• [Exercise description]:
The required output is the line that contains "Give the buffer" and every line after it, each written out exactly, up to the end of the entries.

Saved entries
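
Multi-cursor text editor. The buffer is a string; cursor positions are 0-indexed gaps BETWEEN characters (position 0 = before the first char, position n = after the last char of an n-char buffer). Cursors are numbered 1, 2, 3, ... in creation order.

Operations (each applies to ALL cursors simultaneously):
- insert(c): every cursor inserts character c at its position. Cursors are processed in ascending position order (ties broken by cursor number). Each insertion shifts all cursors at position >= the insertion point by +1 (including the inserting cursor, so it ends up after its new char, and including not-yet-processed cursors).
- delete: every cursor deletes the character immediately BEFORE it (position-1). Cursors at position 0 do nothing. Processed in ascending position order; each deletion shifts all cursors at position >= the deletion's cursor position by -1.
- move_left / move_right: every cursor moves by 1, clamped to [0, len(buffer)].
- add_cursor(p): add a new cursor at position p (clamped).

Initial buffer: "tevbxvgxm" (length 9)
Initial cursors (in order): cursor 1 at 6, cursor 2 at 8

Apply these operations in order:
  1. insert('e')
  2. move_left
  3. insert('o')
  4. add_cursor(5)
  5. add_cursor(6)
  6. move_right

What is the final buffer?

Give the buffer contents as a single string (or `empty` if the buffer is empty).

After op 1 (insert('e')): buffer="tevbxvegxem" (len 11), cursors c1@7 c2@10, authorship ......1..2.
After op 2 (move_left): buffer="tevbxvegxem" (len 11), cursors c1@6 c2@9, authorship ......1..2.
After op 3 (insert('o')): buffer="tevbxvoegxoem" (len 13), cursors c1@7 c2@11, authorship ......11..22.
After op 4 (add_cursor(5)): buffer="tevbxvoegxoem" (len 13), cursors c3@5 c1@7 c2@11, authorship ......11..22.
After op 5 (add_cursor(6)): buffer="tevbxvoegxoem" (len 13), cursors c3@5 c4@6 c1@7 c2@11, authorship ......11..22.
After op 6 (move_right): buffer="tevbxvoegxoem" (len 13), cursors c3@6 c4@7 c1@8 c2@12, authorship ......11..22.

Answer: tevbxvoegxoem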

• [Answer space]:
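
Give the buffer contents as a single string (or `empty` if the buffer is empty).

After op 1 (insert('e')): buffer="tevbxvegxem" (len 11), cursors c1@7 c2@10, authorship ......1..2.
After op 2 (move_left): buffer="tevbxvegxem" (len 11), cursors c1@6 c2@9, authorship ......1..2.
After op 3 (insert('o')): buffer="tevbxvoegxoem" (len 13), cursors c1@7 c2@11, authorship ......11..22.
After op 4 (add_cursor(5)): buffer="tevbxvoegxoem" (len 13), cursors c3@5 c1@7 c2@11, authorship ......11..22.
After op 5 (add_cursor(6)): buffer="tevbxvoegxoem" (len 13), cursors c3@5 c4@6 c1@7 c2@11, authorship ......11..22.
After op 6 (move_right): buffer="tevbxvoegxoem" (len 13), cursors c3@6 c4@7 c1@8 c2@12, authorship ......11..22.

Answer: tevbxvoegxoem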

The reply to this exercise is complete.